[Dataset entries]
Segment Open
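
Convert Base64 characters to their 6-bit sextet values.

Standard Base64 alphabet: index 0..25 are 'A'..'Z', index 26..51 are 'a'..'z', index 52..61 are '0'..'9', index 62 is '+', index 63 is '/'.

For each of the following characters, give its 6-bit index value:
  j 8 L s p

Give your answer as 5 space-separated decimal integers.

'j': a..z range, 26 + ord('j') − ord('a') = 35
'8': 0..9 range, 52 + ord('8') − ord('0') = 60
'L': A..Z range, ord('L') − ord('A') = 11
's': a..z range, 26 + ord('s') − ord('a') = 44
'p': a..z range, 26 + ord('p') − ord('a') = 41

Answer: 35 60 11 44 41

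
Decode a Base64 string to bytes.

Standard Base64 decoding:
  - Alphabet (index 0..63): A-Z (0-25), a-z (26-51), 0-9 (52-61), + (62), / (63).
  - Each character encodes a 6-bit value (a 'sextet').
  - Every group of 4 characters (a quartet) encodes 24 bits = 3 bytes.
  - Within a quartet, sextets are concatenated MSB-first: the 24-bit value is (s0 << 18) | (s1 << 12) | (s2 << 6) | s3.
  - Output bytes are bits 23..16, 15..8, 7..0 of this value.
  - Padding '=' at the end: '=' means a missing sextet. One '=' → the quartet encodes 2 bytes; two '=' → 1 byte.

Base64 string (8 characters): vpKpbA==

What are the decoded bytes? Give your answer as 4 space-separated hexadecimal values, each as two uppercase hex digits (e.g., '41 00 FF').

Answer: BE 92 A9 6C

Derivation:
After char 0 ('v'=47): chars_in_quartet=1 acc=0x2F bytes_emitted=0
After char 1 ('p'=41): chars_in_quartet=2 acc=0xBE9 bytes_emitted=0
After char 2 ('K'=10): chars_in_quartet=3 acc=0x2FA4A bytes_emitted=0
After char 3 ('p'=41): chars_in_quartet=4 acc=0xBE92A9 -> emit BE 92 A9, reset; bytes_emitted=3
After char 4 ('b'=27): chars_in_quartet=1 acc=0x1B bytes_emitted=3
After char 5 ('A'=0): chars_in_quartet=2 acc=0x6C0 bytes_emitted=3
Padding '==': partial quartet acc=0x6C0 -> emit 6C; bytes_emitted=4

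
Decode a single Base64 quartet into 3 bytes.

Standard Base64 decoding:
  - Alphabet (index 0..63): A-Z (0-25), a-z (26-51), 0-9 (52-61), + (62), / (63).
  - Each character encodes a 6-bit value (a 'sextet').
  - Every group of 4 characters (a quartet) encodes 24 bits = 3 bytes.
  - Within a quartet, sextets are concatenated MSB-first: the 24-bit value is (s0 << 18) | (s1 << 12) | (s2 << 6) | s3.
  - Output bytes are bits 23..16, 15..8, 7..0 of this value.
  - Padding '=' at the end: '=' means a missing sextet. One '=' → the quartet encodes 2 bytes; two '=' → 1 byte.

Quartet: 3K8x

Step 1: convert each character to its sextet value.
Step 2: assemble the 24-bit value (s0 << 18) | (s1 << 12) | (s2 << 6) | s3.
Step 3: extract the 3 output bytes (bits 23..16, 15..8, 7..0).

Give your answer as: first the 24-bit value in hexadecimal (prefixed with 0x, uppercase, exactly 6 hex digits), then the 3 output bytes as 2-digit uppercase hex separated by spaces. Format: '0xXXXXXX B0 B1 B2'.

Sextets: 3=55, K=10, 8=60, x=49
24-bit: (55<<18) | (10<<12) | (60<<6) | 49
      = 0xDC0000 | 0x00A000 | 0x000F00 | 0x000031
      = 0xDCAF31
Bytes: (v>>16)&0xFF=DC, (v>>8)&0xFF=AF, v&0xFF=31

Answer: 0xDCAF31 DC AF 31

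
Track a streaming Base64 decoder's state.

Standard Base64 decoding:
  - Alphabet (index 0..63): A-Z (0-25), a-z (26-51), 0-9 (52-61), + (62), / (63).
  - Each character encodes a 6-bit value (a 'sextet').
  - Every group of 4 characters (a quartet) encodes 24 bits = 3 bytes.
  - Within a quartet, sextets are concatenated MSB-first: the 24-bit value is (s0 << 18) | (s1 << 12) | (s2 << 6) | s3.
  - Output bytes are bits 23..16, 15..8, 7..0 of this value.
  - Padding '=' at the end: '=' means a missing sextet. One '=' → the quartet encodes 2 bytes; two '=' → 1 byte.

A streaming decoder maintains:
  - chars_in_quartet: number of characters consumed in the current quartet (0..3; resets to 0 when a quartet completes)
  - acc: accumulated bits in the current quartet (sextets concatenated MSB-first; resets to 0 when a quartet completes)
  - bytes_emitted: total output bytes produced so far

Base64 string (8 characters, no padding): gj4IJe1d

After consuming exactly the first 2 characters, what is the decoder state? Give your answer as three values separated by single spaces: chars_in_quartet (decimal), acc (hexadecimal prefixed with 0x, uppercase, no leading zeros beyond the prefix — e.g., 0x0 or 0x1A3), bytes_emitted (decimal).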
Segment Closed
Segment Open
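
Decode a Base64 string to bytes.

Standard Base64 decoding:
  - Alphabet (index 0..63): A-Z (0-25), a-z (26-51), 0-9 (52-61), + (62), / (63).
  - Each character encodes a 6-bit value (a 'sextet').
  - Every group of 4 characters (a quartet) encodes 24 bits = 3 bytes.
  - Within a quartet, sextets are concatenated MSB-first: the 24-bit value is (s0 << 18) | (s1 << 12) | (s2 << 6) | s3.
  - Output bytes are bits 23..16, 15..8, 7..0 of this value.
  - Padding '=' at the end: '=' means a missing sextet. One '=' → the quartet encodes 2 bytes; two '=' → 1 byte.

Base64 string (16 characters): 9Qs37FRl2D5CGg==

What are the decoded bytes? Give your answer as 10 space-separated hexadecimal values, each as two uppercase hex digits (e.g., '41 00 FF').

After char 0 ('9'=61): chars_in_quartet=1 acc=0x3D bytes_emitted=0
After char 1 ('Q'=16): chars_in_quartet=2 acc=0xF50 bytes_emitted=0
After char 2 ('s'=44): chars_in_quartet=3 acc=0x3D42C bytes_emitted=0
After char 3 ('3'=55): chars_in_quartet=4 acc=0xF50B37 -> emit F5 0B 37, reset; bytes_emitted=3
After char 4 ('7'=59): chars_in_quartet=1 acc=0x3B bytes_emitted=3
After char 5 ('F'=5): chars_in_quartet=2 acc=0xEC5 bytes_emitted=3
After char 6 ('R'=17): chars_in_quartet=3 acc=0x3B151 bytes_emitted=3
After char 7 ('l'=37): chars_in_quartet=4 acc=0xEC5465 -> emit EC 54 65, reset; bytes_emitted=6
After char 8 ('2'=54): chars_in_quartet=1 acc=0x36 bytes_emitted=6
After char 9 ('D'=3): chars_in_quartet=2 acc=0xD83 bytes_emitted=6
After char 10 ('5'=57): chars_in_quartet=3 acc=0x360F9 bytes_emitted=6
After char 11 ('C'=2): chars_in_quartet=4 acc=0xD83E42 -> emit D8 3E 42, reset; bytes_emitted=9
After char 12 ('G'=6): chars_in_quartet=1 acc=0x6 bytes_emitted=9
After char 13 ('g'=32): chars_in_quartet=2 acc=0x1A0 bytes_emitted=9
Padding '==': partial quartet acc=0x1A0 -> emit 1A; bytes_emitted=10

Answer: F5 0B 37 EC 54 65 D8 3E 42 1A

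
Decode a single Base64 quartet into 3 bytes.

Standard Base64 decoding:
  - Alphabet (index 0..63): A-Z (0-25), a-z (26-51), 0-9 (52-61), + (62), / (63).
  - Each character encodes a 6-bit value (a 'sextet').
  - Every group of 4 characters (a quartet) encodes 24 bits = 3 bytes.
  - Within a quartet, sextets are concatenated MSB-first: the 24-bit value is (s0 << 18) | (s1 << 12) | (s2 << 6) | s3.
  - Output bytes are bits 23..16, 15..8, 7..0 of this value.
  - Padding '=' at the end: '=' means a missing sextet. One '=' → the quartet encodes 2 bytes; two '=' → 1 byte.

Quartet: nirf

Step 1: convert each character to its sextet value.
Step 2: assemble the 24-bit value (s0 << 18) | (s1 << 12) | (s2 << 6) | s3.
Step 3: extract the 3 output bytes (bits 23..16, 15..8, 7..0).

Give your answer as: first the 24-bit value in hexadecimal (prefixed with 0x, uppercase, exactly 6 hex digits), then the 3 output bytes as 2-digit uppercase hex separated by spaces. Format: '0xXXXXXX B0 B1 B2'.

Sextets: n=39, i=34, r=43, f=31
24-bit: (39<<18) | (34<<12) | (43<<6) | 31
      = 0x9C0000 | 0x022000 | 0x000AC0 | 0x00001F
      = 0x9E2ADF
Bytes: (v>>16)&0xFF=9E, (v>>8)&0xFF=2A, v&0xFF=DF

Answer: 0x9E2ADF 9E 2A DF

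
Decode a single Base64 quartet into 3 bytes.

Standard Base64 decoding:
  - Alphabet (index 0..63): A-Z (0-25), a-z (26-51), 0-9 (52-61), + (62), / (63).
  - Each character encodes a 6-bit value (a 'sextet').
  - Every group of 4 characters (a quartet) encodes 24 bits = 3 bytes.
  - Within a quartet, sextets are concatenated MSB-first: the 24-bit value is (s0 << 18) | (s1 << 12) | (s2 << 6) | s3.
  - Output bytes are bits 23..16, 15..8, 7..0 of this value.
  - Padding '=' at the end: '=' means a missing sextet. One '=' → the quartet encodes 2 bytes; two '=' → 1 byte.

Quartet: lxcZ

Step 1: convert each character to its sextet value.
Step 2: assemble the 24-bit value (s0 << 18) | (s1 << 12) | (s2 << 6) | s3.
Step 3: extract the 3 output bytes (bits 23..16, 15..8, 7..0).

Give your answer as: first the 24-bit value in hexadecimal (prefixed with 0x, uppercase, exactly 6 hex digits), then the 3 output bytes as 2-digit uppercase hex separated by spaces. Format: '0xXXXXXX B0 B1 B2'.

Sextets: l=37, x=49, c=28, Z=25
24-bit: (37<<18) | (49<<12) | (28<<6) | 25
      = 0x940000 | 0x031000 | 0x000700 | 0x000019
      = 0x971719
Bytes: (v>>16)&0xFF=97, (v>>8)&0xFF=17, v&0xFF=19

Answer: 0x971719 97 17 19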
Segment Closed
Segment Open
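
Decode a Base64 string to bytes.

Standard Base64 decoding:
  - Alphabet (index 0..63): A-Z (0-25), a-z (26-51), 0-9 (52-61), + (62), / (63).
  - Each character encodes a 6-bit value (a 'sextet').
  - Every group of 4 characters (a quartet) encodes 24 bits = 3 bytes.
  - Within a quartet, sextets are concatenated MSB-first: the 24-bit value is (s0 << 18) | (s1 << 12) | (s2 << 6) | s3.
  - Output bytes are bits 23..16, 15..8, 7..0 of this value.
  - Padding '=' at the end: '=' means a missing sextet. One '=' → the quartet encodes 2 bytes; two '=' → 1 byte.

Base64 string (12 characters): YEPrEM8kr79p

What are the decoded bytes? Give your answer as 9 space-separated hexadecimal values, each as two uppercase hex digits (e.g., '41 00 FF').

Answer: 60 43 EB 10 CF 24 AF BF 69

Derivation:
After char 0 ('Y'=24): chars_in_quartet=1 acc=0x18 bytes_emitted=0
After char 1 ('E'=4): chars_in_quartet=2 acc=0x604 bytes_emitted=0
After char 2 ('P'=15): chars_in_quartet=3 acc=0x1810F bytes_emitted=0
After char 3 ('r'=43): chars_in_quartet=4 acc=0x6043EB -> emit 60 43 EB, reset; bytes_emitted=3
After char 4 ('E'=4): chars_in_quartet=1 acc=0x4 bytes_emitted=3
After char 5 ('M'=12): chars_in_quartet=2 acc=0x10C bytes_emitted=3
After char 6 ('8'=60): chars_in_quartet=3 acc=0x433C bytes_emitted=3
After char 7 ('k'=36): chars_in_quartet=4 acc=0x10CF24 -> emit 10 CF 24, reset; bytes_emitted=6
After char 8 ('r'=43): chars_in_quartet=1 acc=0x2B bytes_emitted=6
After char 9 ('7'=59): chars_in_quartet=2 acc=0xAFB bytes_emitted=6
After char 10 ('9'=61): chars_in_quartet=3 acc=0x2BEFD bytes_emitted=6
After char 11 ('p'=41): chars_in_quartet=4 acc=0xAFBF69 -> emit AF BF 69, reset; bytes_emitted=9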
Segment Closed
:: Task objective ::
Pick out the lines above that hold the string "resets" and show them.

:: Answer to the exercise ::
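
  - chars_in_quartet: number of characters consumed in the current quartet (0..3; resets to 0 when a quartet completes)
  - acc: accumulated bits in the current quartet (sextets concatenated MSB-first; resets to 0 when a quartet completes)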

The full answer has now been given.